[[ Records for this exercise open ]]

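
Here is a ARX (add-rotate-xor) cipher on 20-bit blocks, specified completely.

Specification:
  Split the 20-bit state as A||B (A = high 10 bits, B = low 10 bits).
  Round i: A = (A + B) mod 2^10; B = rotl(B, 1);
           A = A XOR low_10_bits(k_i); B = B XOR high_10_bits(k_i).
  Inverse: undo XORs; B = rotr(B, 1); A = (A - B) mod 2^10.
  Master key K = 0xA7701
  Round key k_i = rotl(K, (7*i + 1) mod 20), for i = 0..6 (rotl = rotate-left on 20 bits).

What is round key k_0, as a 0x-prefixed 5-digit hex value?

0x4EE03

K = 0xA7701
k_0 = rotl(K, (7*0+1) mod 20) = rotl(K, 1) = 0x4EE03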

[[ Records for this exercise closed ]]

§ Work to be completed
Return all lines in the entries above that carry the word "rotate".

§ Response for this exercise
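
Here is a ARX (add-rotate-xor) cipher on 20-bit blocks, specified completely.
  Round key k_i = rotl(K, (7*i + 1) mod 20), for i = 0..6 (rotl = rotate-left on 20 bits).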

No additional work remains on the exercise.